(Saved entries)

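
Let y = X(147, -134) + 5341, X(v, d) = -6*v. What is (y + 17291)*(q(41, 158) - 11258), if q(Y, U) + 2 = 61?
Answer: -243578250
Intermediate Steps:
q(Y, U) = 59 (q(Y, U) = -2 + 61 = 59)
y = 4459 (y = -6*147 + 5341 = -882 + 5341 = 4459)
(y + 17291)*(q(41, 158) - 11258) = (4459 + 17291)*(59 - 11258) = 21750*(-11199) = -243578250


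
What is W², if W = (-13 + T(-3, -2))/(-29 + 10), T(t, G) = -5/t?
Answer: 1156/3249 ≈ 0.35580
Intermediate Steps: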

---

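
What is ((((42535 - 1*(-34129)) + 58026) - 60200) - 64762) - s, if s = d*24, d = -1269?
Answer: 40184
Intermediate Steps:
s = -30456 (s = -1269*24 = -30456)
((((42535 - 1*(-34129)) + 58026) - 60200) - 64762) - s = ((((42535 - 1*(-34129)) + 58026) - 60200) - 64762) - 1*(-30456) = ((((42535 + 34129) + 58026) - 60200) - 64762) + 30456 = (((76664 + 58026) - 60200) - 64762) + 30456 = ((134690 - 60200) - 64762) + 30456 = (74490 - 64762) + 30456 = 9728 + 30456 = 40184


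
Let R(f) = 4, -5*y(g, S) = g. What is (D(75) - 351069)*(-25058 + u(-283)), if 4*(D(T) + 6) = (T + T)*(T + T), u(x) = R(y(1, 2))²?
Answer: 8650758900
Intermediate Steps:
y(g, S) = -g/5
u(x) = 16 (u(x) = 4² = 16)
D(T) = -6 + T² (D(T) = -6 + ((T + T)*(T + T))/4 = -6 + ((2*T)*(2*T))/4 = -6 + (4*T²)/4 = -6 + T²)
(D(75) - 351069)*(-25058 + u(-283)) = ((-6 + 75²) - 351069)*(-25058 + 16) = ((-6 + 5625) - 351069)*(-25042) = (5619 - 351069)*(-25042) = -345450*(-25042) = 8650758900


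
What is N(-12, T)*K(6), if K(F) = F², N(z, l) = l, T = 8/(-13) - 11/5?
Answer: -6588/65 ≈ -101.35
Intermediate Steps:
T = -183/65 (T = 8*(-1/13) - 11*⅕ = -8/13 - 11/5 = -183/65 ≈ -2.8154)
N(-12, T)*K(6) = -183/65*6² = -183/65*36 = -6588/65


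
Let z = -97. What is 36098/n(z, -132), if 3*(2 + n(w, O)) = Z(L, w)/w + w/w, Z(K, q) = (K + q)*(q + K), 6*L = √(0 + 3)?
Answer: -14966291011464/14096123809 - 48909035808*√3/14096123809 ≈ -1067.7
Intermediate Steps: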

TASK DETAILS >>
Across all the records, find the lines containing the word "What" and reproduce each one.

WRITTEN RESPONSE >>
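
Let y = X(147, -134) + 5341, X(v, d) = -6*v. What is (y + 17291)*(q(41, 158) - 11258), if q(Y, U) + 2 = 61?
What is W², if W = (-13 + T(-3, -2))/(-29 + 10), T(t, G) = -5/t?
What is ((((42535 - 1*(-34129)) + 58026) - 60200) - 64762) - s, if s = d*24, d = -1269?
Let R(f) = 4, -5*y(g, S) = g. What is (D(75) - 351069)*(-25058 + u(-283)), if 4*(D(T) + 6) = (T + T)*(T + T), u(x) = R(y(1, 2))²?
What is N(-12, T)*K(6), if K(F) = F², N(z, l) = l, T = 8/(-13) - 11/5?
Let z = -97. What is 36098/n(z, -132), if 3*(2 + n(w, O)) = Z(L, w)/w + w/w, Z(K, q) = (K + q)*(q + K), 6*L = √(0 + 3)?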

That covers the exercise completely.